┌──

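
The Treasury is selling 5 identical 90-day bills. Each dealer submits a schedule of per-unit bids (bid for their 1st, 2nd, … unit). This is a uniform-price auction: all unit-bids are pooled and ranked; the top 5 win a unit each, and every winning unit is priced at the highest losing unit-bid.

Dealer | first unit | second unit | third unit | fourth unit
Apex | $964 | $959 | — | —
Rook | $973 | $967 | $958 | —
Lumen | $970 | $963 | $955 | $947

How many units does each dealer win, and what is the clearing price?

Merging the schedules and taking the best 5: 973 (Rook-1), 970 (Lumen-1), 967 (Rook-2), 964 (Apex-1), 963 (Lumen-2)
Highest rejected unit-bid = $959.
Allocation: Apex 1, Lumen 2, Rook 2.

Apex 1, Lumen 2, Rook 2; clearing price $959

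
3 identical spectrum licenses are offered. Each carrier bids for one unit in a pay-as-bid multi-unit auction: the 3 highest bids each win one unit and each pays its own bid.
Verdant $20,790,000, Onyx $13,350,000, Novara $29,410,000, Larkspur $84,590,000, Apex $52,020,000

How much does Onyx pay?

Bids ranked high→low: 84,590,000 (Larkspur), 52,020,000 (Apex), 29,410,000 (Novara), 20,790,000 (Verdant), 13,350,000 (Onyx)
Winners (3 units): Larkspur, Apex, Novara.
Onyx does not win → $0.

Onyx pays $0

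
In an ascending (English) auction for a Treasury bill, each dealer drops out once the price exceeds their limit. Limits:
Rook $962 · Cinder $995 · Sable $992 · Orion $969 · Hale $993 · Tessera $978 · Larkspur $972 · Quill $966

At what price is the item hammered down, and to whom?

Cinder wins at $993

Ascending (English) auction: the price rises until one bidder remains; the winner pays the price at which the last rival dropped out.
Limits in order: 995 (Cinder) > 993 (Hale) > 992 (Sable) > 978 (Tessera) > 972 (Larkspur) > 969 (Orion) > …
Hale is the last rival to drop out, at $993; Cinder remains and wins at that price.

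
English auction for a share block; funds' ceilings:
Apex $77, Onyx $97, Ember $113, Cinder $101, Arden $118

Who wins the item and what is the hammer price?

Rule: the price rises until one bidder remains; the winner pays the price at which the last rival dropped out.
Sorting limits: 118 (Arden) > 113 (Ember) > 101 (Cinder) > 97 (Onyx) > 77 (Apex)
Bidding ends when Ember exits at $113; Arden takes it.

Arden wins at $113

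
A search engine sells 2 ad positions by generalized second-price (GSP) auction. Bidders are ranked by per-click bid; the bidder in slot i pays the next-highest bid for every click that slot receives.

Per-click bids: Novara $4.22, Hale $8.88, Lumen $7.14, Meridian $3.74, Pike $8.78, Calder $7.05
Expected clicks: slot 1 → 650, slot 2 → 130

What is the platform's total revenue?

Total revenue: $6635.20

Per-click bids in order: $8.88 (Hale) > $8.78 (Pike) > $7.14 (Lumen) > …
Slot 1: Hale pays $8.78 × 650 = $5707.00
Slot 2: Pike pays $7.14 × 130 = $928.20
Total = $6635.20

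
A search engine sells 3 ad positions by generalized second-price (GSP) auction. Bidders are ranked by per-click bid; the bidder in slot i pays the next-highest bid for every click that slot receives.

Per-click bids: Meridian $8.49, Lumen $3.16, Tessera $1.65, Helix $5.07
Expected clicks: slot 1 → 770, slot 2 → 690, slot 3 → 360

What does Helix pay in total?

Helix pays $2180.40

Sorting advertisers: $8.49 (Meridian) > $5.07 (Helix) > $3.16 (Lumen) > $1.65 (Tessera)
Helix holds slot 2 → pays next bid $3.16 × 690 clicks = $2180.40.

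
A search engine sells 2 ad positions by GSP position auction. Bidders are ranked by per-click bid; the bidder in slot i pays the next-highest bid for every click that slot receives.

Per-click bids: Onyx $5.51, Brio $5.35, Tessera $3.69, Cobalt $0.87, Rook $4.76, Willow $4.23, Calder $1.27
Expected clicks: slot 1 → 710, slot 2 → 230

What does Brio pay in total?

Ranked by bid: $5.51 (Onyx) > $5.35 (Brio) > $4.76 (Rook) > …
Brio holds slot 2 → pays next bid $4.76 × 230 clicks = $1094.80.

Brio pays $1094.80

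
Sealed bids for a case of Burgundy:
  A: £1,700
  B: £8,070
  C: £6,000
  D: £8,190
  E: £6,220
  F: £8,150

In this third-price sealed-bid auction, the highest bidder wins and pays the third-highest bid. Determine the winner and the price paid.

D pays £8,070

Bids ranked: 8,190 (D) > 8,150 (F) > 8,070 (B) > 6,220 (E) > 6,000 (C) > 1,700 (A)
D is highest; pays the third-highest bid, £8,070.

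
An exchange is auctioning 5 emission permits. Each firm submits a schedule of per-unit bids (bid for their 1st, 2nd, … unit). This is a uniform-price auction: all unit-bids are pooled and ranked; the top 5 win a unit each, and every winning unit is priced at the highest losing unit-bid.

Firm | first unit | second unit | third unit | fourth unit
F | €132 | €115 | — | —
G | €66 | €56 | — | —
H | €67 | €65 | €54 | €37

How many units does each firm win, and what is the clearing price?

Merging the schedules and taking the best 5: 132 (F-1), 115 (F-2), 67 (H-1), 66 (G-1), 65 (H-2)
Highest rejected unit-bid = €56.
Allocation: F 2, G 1, H 2.

F 2, G 1, H 2; clearing price €56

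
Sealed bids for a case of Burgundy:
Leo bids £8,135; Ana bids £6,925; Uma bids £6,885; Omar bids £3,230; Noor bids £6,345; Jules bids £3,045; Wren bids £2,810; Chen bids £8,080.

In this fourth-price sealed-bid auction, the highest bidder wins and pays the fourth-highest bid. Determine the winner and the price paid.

Bids ranked: 8,135 (Leo) > 8,080 (Chen) > 6,925 (Ana) > 6,885 (Uma) > 6,345 (Noor) > 3,230 (Omar) > …
Leo wins; payment is bid #4 in the ranking = £6,885.

Leo pays £6,885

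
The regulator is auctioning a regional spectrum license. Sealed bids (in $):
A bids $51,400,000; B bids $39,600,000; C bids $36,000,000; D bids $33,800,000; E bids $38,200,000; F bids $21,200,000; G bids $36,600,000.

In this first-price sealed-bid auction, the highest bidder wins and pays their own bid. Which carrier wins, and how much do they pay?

Sorting bids: 51,400,000 (A) > 39,600,000 (B) > 38,200,000 (E) > 36,600,000 (G) > 36,000,000 (C) > 33,800,000 (D) > …
A has the highest bid and pays exactly that: $51,400,000.

A pays $51,400,000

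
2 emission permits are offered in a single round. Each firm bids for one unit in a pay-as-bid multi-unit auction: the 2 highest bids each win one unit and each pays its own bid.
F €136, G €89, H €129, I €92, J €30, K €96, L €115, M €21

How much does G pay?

Ordering the bids: 136 (F), 129 (H), 115 (L), 96 (K), …
Top 2: F, H.
G does not win → €0.

G pays €0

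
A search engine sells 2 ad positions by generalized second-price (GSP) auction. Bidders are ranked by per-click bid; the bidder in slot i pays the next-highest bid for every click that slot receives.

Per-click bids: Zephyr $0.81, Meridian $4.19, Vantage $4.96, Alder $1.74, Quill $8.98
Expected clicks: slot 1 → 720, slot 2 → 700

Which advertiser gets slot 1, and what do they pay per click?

Ranked by bid: $8.98 (Quill) > $4.96 (Vantage) > $4.19 (Meridian) > …
Slot 1 goes to the first-ranked bidder, Quill, who pays the next bid down: $4.96/click.

Quill; $4.96 per click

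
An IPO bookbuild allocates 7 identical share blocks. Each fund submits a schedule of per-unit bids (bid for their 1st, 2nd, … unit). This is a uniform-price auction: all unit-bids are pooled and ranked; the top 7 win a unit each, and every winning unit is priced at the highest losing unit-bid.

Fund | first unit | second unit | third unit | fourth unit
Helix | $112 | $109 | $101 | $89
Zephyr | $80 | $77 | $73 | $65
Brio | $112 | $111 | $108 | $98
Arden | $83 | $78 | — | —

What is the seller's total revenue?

Merging the schedules and taking the best 7: 112 (Helix-1), 112 (Brio-1), 111 (Brio-2), 109 (Helix-2), 108 (Brio-3), 101 (Helix-3), 98 (Brio-4)
The (k+1)-th unit-bid is $89.
Allocation: Brio 4, Helix 3. Every unit priced at $89.
Revenue = 7 × 89 = $623.

Total revenue: $623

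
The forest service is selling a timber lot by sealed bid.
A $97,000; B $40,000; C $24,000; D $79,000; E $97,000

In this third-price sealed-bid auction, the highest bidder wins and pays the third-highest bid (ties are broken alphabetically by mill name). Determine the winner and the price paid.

A pays $79,000

Bids ranked: 97,000 (A) > 97,000 (E) > 79,000 (D) > 40,000 (B) > 24,000 (C)
A and E tie at $97,000; tie-break gives it to A.
A is highest; pays the third-highest bid, $79,000.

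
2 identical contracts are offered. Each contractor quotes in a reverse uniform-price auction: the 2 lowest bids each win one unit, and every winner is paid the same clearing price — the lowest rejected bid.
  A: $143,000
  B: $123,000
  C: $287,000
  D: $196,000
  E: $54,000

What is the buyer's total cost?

Bids ranked low→high: 54,000 (E), 123,000 (B), 143,000 (A), 196,000 (D), …
Winners (2 units): E, B.
Lowest unsuccessful bid: $143,000 → clearing price.
Total cost = 2 × $143,000 = $286,000.

Total cost: $286,000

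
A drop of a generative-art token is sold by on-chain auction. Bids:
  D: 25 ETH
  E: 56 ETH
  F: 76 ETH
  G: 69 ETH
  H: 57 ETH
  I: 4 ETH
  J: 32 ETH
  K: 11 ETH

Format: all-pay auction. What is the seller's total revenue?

Rule: the highest bidder wins the item, but every bidder pays their own bid.
Bids in order: 76 (F) > 69 (G) > 57 (H) > 56 (E) > 32 (J) > 25 (D) > …
Every bidder forfeits their bid regardless of winning.
Revenue = 25 + 56 + 76 + 69 + 57 + 4 + 32 + 11 = 330 ETH.

Total revenue: 330 ETH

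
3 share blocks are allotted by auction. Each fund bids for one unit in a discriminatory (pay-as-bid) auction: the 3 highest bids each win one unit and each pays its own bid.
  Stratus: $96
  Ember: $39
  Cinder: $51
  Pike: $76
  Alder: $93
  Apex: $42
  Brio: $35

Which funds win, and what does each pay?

Stratus $96, Alder $93, Pike $76

Sorting: 96 (Stratus), 93 (Alder), 76 (Pike), 51 (Cinder), 42 (Apex), …
Top 3: Stratus, Alder, Pike.
Each winner pays its own bid: Stratus $96, Alder $93, Pike $76.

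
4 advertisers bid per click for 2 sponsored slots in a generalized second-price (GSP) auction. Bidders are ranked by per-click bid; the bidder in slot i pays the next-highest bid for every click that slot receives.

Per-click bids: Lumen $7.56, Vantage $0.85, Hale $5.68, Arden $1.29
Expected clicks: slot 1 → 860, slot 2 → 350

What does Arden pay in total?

Sorting advertisers: $7.56 (Lumen) > $5.68 (Hale) > $1.29 (Arden) > …
Arden ranks below slot 2 → no slot, pays nothing.

Arden pays $0.00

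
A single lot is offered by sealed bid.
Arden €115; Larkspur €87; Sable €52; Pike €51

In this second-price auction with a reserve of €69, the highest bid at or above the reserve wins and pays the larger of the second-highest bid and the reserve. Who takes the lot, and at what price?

Rule: the highest bid at or above the reserve wins and pays the larger of the second-highest bid and the reserve.
Bids ranked: 115 (Arden) > 87 (Larkspur) > 52 (Sable) > 51 (Pike)
Arden has the top bid at or above the reserve (€115).
max(second-highest €87, reserve €69) = €87; the reserve does not bind.

Arden pays €87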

└──

Task directions. Take the line holding "Format: all-pay auction." and all lines after it through the end of the data, and set them down exactly.

Response.
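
Format: all-pay auction. What is the seller's total revenue?

Rule: the highest bidder wins the item, but every bidder pays their own bid.
Bids in order: 76 (F) > 69 (G) > 57 (H) > 56 (E) > 32 (J) > 25 (D) > …
Every bidder forfeits their bid regardless of winning.
Revenue = 25 + 56 + 76 + 69 + 57 + 4 + 32 + 11 = 330 ETH.

Total revenue: 330 ETH

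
3 share blocks are allotted by auction. Each fund bids for one unit in a discriminatory (pay-as-bid) auction: the 3 highest bids each win one unit and each pays its own bid.
  Stratus: $96
  Ember: $39
  Cinder: $51
  Pike: $76
  Alder: $93
  Apex: $42
  Brio: $35

Which funds win, and what does each pay?

Stratus $96, Alder $93, Pike $76

Sorting: 96 (Stratus), 93 (Alder), 76 (Pike), 51 (Cinder), 42 (Apex), …
Top 3: Stratus, Alder, Pike.
Each winner pays its own bid: Stratus $96, Alder $93, Pike $76.

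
4 advertisers bid per click for 2 sponsored slots in a generalized second-price (GSP) auction. Bidders are ranked by per-click bid; the bidder in slot i pays the next-highest bid for every click that slot receives.

Per-click bids: Lumen $7.56, Vantage $0.85, Hale $5.68, Arden $1.29
Expected clicks: slot 1 → 860, slot 2 → 350

What does Arden pay in total?

Sorting advertisers: $7.56 (Lumen) > $5.68 (Hale) > $1.29 (Arden) > …
Arden ranks below slot 2 → no slot, pays nothing.

Arden pays $0.00

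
A single lot is offered by sealed bid.
Arden €115; Larkspur €87; Sable €52; Pike €51

In this second-price auction with a reserve of €69, the highest bid at or above the reserve wins and pays the larger of the second-highest bid and the reserve. Who takes the lot, and at what price?

Rule: the highest bid at or above the reserve wins and pays the larger of the second-highest bid and the reserve.
Bids ranked: 115 (Arden) > 87 (Larkspur) > 52 (Sable) > 51 (Pike)
Arden has the top bid at or above the reserve (€115).
max(second-highest €87, reserve €69) = €87; the reserve does not bind.

Arden pays €87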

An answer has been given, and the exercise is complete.